- _REQUIRED ACTION_:
Repeat exactly, and only, the lines from the one containing "Let S(L) = L/L, 8" through the last line of the data below.

Content starts

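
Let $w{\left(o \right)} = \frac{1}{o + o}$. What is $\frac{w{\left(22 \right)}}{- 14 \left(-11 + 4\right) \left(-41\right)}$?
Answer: $- \frac{1}{176792} \approx -5.6564 \cdot 10^{-6}$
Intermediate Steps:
$w{\left(o \right)} = \frac{1}{2 o}$
$\frac{w{\left(22 \right)}}{- 14 \left(-11 + 4\right) \left(-41\right)} = \frac{\frac{1}{2} \cdot \frac{1}{22}}{- 14 \left(-11 + 4\right) \left(-41\right)} = \frac{\frac{1}{2} \cdot \frac{1}{22}}{\left(-14\right) \left(-7\right) \left(-41\right)} = \frac{1}{44 \cdot 98 \left(-41\right)} = \frac{1}{44 \left(-4018\right)} = \frac{1}{44} \left(- \frac{1}{4018}\right) = - \frac{1}{176792}$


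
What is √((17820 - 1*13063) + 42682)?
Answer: 3*√5271 ≈ 217.80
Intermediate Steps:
√((17820 - 1*13063) + 42682) = √((17820 - 13063) + 42682) = √(4757 + 42682) = √47439 = 3*√5271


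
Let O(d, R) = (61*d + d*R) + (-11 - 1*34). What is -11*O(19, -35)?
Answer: -4939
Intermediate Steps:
O(d, R) = -45 + 61*d + R*d (O(d, R) = (61*d + R*d) + (-11 - 34) = (61*d + R*d) - 45 = -45 + 61*d + R*d)
-11*O(19, -35) = -11*(-45 + 61*19 - 35*19) = -11*(-45 + 1159 - 665) = -11*449 = -4939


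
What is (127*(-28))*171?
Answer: -608076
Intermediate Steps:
(127*(-28))*171 = -3556*171 = -608076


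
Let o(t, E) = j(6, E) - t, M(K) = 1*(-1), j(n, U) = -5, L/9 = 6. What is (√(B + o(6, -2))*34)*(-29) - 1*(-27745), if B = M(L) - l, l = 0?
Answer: 27745 - 1972*I*√3 ≈ 27745.0 - 3415.6*I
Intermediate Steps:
L = 54 (L = 9*6 = 54)
M(K) = -1
o(t, E) = -5 - t
B = -1 (B = -1 - 1*0 = -1 + 0 = -1)
(√(B + o(6, -2))*34)*(-29) - 1*(-27745) = (√(-1 + (-5 - 1*6))*34)*(-29) - 1*(-27745) = (√(-1 + (-5 - 6))*34)*(-29) + 27745 = (√(-1 - 11)*34)*(-29) + 27745 = (√(-12)*34)*(-29) + 27745 = ((2*I*√3)*34)*(-29) + 27745 = (68*I*√3)*(-29) + 27745 = -1972*I*√3 + 27745 = 27745 - 1972*I*√3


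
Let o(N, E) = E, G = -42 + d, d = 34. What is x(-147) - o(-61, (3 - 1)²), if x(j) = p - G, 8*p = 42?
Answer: 37/4 ≈ 9.2500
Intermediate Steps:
G = -8 (G = -42 + 34 = -8)
p = 21/4 (p = (⅛)*42 = 21/4 ≈ 5.2500)
x(j) = 53/4 (x(j) = 21/4 - 1*(-8) = 21/4 + 8 = 53/4)
x(-147) - o(-61, (3 - 1)²) = 53/4 - (3 - 1)² = 53/4 - 1*2² = 53/4 - 1*4 = 53/4 - 4 = 37/4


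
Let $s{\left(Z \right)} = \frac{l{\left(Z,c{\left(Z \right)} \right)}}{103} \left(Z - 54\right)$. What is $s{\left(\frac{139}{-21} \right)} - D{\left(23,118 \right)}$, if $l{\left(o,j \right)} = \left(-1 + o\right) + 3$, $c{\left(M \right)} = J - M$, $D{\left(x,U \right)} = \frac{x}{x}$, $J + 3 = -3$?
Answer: $\frac{78058}{45423} \approx 1.7185$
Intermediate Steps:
$J = -6$ ($J = -3 - 3 = -6$)
$D{\left(x,U \right)} = 1$
$c{\left(M \right)} = -6 - M$
$l{\left(o,j \right)} = 2 + o$
$s{\left(Z \right)} = \left(-54 + Z\right) \left(\frac{2}{103} + \frac{Z}{103}\right)$ ($s{\left(Z \right)} = \frac{2 + Z}{103} \left(Z - 54\right) = \left(2 + Z\right) \frac{1}{103} \left(-54 + Z\right) = \left(\frac{2}{103} + \frac{Z}{103}\right) \left(-54 + Z\right) = \left(-54 + Z\right) \left(\frac{2}{103} + \frac{Z}{103}\right)$)
$s{\left(\frac{139}{-21} \right)} - D{\left(23,118 \right)} = \frac{\left(-54 + \frac{139}{-21}\right) \left(2 + \frac{139}{-21}\right)}{103} - 1 = \frac{\left(-54 + 139 \left(- \frac{1}{21}\right)\right) \left(2 + 139 \left(- \frac{1}{21}\right)\right)}{103} - 1 = \frac{\left(-54 - \frac{139}{21}\right) \left(2 - \frac{139}{21}\right)}{103} - 1 = \frac{1}{103} \left(- \frac{1273}{21}\right) \left(- \frac{97}{21}\right) - 1 = \frac{123481}{45423} - 1 = \frac{78058}{45423}$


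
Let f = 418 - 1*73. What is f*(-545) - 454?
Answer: -188479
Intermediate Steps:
f = 345 (f = 418 - 73 = 345)
f*(-545) - 454 = 345*(-545) - 454 = -188025 - 454 = -188479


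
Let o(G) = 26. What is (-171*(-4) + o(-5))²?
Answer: 504100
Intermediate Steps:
(-171*(-4) + o(-5))² = (-171*(-4) + 26)² = (684 + 26)² = 710² = 504100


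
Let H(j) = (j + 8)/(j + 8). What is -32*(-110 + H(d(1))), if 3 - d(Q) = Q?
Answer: 3488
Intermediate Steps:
d(Q) = 3 - Q
H(j) = 1 (H(j) = (8 + j)/(8 + j) = 1)
-32*(-110 + H(d(1))) = -32*(-110 + 1) = -32*(-109) = 3488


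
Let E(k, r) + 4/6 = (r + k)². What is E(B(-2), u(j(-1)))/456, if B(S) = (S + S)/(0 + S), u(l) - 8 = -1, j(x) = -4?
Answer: 241/1368 ≈ 0.17617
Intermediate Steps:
u(l) = 7 (u(l) = 8 - 1 = 7)
B(S) = 2 (B(S) = (2*S)/S = 2)
E(k, r) = -⅔ + (k + r)² (E(k, r) = -⅔ + (r + k)² = -⅔ + (k + r)²)
E(B(-2), u(j(-1)))/456 = (-⅔ + (2 + 7)²)/456 = (-⅔ + 9²)*(1/456) = (-⅔ + 81)*(1/456) = (241/3)*(1/456) = 241/1368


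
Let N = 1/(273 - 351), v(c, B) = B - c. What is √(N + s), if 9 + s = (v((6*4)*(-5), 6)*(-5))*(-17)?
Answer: √65104806/78 ≈ 103.45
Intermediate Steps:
N = -1/78 (N = 1/(-78) = -1/78 ≈ -0.012821)
s = 10701 (s = -9 + ((6 - 6*4*(-5))*(-5))*(-17) = -9 + ((6 - 24*(-5))*(-5))*(-17) = -9 + ((6 - 1*(-120))*(-5))*(-17) = -9 + ((6 + 120)*(-5))*(-17) = -9 + (126*(-5))*(-17) = -9 - 630*(-17) = -9 + 10710 = 10701)
√(N + s) = √(-1/78 + 10701) = √(834677/78) = √65104806/78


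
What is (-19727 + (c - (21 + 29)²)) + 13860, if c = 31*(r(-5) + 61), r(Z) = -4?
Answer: -6600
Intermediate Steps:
c = 1767 (c = 31*(-4 + 61) = 31*57 = 1767)
(-19727 + (c - (21 + 29)²)) + 13860 = (-19727 + (1767 - (21 + 29)²)) + 13860 = (-19727 + (1767 - 1*50²)) + 13860 = (-19727 + (1767 - 1*2500)) + 13860 = (-19727 + (1767 - 2500)) + 13860 = (-19727 - 733) + 13860 = -20460 + 13860 = -6600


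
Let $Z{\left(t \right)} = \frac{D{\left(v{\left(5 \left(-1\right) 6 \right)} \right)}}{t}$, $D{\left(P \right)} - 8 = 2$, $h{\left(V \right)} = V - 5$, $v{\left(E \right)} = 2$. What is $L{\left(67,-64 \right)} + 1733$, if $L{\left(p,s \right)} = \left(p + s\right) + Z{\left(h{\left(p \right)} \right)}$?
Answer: $\frac{53821}{31} \approx 1736.2$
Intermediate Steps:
$h{\left(V \right)} = -5 + V$
$D{\left(P \right)} = 10$ ($D{\left(P \right)} = 8 + 2 = 10$)
$Z{\left(t \right)} = \frac{10}{t}$
$L{\left(p,s \right)} = p + s + \frac{10}{-5 + p}$ ($L{\left(p,s \right)} = \left(p + s\right) + \frac{10}{-5 + p} = p + s + \frac{10}{-5 + p}$)
$L{\left(67,-64 \right)} + 1733 = \frac{10 + \left(-5 + 67\right) \left(67 - 64\right)}{-5 + 67} + 1733 = \frac{10 + 62 \cdot 3}{62} + 1733 = \frac{10 + 186}{62} + 1733 = \frac{1}{62} \cdot 196 + 1733 = \frac{98}{31} + 1733 = \frac{53821}{31}$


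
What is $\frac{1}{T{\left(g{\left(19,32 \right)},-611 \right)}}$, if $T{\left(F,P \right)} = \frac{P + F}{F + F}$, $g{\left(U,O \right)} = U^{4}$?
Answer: $\frac{130321}{64855} \approx 2.0094$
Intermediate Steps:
$T{\left(F,P \right)} = \frac{F + P}{2 F}$
$\frac{1}{T{\left(g{\left(19,32 \right)},-611 \right)}} = \frac{1}{\frac{1}{2} \frac{1}{19^{4}} \left(19^{4} - 611\right)} = \frac{1}{\frac{1}{2} \cdot \frac{1}{130321} \left(130321 - 611\right)} = \frac{1}{\frac{1}{2} \cdot \frac{1}{130321} \cdot 129710} = \frac{1}{\frac{64855}{130321}} = \frac{130321}{64855}$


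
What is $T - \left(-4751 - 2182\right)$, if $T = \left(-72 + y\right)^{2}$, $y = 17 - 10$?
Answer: $11158$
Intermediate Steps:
$y = 7$
$T = 4225$ ($T = \left(-72 + 7\right)^{2} = \left(-65\right)^{2} = 4225$)
$T - \left(-4751 - 2182\right) = 4225 - \left(-4751 - 2182\right) = 4225 - -6933 = 4225 + 6933 = 11158$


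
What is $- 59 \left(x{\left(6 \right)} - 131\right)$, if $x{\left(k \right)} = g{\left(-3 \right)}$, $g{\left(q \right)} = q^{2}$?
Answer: $7198$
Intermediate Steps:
$x{\left(k \right)} = 9$ ($x{\left(k \right)} = \left(-3\right)^{2} = 9$)
$- 59 \left(x{\left(6 \right)} - 131\right) = - 59 \left(9 - 131\right) = \left(-59\right) \left(-122\right) = 7198$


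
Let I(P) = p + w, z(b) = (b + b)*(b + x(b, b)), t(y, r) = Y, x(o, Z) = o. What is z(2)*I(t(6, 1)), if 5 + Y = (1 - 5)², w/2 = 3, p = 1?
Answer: 112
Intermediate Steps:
w = 6 (w = 2*3 = 6)
Y = 11 (Y = -5 + (1 - 5)² = -5 + (-4)² = -5 + 16 = 11)
t(y, r) = 11
z(b) = 4*b² (z(b) = (b + b)*(b + b) = (2*b)*(2*b) = 4*b²)
I(P) = 7 (I(P) = 1 + 6 = 7)
z(2)*I(t(6, 1)) = (4*2²)*7 = (4*4)*7 = 16*7 = 112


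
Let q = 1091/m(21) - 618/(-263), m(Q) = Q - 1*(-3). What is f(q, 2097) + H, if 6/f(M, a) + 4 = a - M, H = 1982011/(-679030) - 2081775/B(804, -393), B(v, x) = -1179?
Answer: 6072740749103807057/3444947101666290 ≈ 1762.8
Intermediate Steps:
m(Q) = 3 + Q (m(Q) = Q + 3 = 3 + Q)
q = 301765/6312 (q = 1091/(3 + 21) - 618/(-263) = 1091/24 - 618*(-1/263) = 1091*(1/24) + 618/263 = 1091/24 + 618/263 = 301765/6312 ≈ 47.808)
H = 470416962427/266858790 (H = 1982011/(-679030) - 2081775/(-1179) = 1982011*(-1/679030) - 2081775*(-1/1179) = -1982011/679030 + 693925/393 = 470416962427/266858790 ≈ 1762.8)
f(M, a) = 6/(-4 + a - M) (f(M, a) = 6/(-4 + (a - M)) = 6/(-4 + a - M))
f(q, 2097) + H = 6/(-4 + 2097 - 1*301765/6312) + 470416962427/266858790 = 6/(-4 + 2097 - 301765/6312) + 470416962427/266858790 = 6/(12909251/6312) + 470416962427/266858790 = 6*(6312/12909251) + 470416962427/266858790 = 37872/12909251 + 470416962427/266858790 = 6072740749103807057/3444947101666290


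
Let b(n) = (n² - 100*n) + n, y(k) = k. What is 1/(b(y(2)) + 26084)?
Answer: 1/25890 ≈ 3.8625e-5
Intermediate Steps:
b(n) = n² - 99*n
1/(b(y(2)) + 26084) = 1/(2*(-99 + 2) + 26084) = 1/(2*(-97) + 26084) = 1/(-194 + 26084) = 1/25890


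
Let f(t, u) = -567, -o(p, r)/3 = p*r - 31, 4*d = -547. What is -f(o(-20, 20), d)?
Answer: 567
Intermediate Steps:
d = -547/4 (d = (¼)*(-547) = -547/4 ≈ -136.75)
o(p, r) = 93 - 3*p*r (o(p, r) = -3*(p*r - 31) = -3*(-31 + p*r) = 93 - 3*p*r)
-f(o(-20, 20), d) = -1*(-567) = 567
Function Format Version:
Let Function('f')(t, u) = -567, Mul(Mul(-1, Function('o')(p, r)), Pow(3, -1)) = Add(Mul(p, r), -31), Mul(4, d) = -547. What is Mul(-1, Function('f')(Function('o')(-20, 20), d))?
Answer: 567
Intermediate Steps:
d = Rational(-547, 4) (d = Mul(Rational(1, 4), -547) = Rational(-547, 4) ≈ -136.75)
Function('o')(p, r) = Add(93, Mul(-3, p, r)) (Function('o')(p, r) = Mul(-3, Add(Mul(p, r), -31)) = Mul(-3, Add(-31, Mul(p, r))) = Add(93, Mul(-3, p, r)))
Mul(-1, Function('f')(Function('o')(-20, 20), d)) = Mul(-1, -567) = 567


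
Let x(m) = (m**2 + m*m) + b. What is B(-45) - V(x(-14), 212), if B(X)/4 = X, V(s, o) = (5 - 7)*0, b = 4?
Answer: -180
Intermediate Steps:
x(m) = 4 + 2*m**2 (x(m) = (m**2 + m*m) + 4 = (m**2 + m**2) + 4 = 2*m**2 + 4 = 4 + 2*m**2)
V(s, o) = 0 (V(s, o) = -2*0 = 0)
B(X) = 4*X
B(-45) - V(x(-14), 212) = 4*(-45) - 1*0 = -180 + 0 = -180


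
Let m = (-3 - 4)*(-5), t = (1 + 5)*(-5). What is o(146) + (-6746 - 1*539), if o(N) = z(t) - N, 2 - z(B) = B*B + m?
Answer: -8364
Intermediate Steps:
t = -30 (t = 6*(-5) = -30)
m = 35 (m = -7*(-5) = 35)
z(B) = -33 - B**2 (z(B) = 2 - (B*B + 35) = 2 - (B**2 + 35) = 2 - (35 + B**2) = 2 + (-35 - B**2) = -33 - B**2)
o(N) = -933 - N (o(N) = (-33 - 1*(-30)**2) - N = (-33 - 1*900) - N = (-33 - 900) - N = -933 - N)
o(146) + (-6746 - 1*539) = (-933 - 1*146) + (-6746 - 1*539) = (-933 - 146) + (-6746 - 539) = -1079 - 7285 = -8364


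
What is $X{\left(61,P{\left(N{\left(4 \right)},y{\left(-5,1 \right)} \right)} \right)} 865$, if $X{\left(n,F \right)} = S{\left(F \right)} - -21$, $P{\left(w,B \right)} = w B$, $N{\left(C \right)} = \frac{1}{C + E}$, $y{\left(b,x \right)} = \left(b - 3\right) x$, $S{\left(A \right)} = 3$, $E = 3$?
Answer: $20760$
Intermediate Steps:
$y{\left(b,x \right)} = x \left(-3 + b\right)$ ($y{\left(b,x \right)} = \left(-3 + b\right) x = x \left(-3 + b\right)$)
$N{\left(C \right)} = \frac{1}{3 + C}$ ($N{\left(C \right)} = \frac{1}{C + 3} = \frac{1}{3 + C}$)
$P{\left(w,B \right)} = B w$
$X{\left(n,F \right)} = 24$ ($X{\left(n,F \right)} = 3 - -21 = 3 + 21 = 24$)
$X{\left(61,P{\left(N{\left(4 \right)},y{\left(-5,1 \right)} \right)} \right)} 865 = 24 \cdot 865 = 20760$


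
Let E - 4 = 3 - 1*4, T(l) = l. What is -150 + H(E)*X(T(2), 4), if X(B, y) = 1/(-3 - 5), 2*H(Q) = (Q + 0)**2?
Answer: -2409/16 ≈ -150.56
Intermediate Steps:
E = 3 (E = 4 + (3 - 1*4) = 4 + (3 - 4) = 4 - 1 = 3)
H(Q) = Q**2/2 (H(Q) = (Q + 0)**2/2 = Q**2/2)
X(B, y) = -1/8 (X(B, y) = 1/(-8) = -1/8)
-150 + H(E)*X(T(2), 4) = -150 + ((1/2)*3**2)*(-1/8) = -150 + ((1/2)*9)*(-1/8) = -150 + (9/2)*(-1/8) = -150 - 9/16 = -2409/16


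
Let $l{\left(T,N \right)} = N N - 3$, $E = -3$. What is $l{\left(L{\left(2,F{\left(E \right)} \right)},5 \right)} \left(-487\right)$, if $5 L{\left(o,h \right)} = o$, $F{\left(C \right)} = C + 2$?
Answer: $-10714$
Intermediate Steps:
$F{\left(C \right)} = 2 + C$
$L{\left(o,h \right)} = \frac{o}{5}$
$l{\left(T,N \right)} = -3 + N^{2}$ ($l{\left(T,N \right)} = N^{2} - 3 = -3 + N^{2}$)
$l{\left(L{\left(2,F{\left(E \right)} \right)},5 \right)} \left(-487\right) = \left(-3 + 5^{2}\right) \left(-487\right) = \left(-3 + 25\right) \left(-487\right) = 22 \left(-487\right) = -10714$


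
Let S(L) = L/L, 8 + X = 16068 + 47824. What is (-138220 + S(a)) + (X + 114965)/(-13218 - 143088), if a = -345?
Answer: -21604637863/156306 ≈ -1.3822e+5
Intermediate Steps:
X = 63884 (X = -8 + (16068 + 47824) = -8 + 63892 = 63884)
S(L) = 1
(-138220 + S(a)) + (X + 114965)/(-13218 - 143088) = (-138220 + 1) + (63884 + 114965)/(-13218 - 143088) = -138219 + 178849/(-156306) = -138219 + 178849*(-1/156306) = -138219 - 178849/156306 = -21604637863/156306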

Content ends

- _ANSWER TO THE EXERCISE_:
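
Let S(L) = L/L, 8 + X = 16068 + 47824. What is (-138220 + S(a)) + (X + 114965)/(-13218 - 143088), if a = -345?
Answer: -21604637863/156306 ≈ -1.3822e+5
Intermediate Steps:
X = 63884 (X = -8 + (16068 + 47824) = -8 + 63892 = 63884)
S(L) = 1
(-138220 + S(a)) + (X + 114965)/(-13218 - 143088) = (-138220 + 1) + (63884 + 114965)/(-13218 - 143088) = -138219 + 178849/(-156306) = -138219 + 178849*(-1/156306) = -138219 - 178849/156306 = -21604637863/156306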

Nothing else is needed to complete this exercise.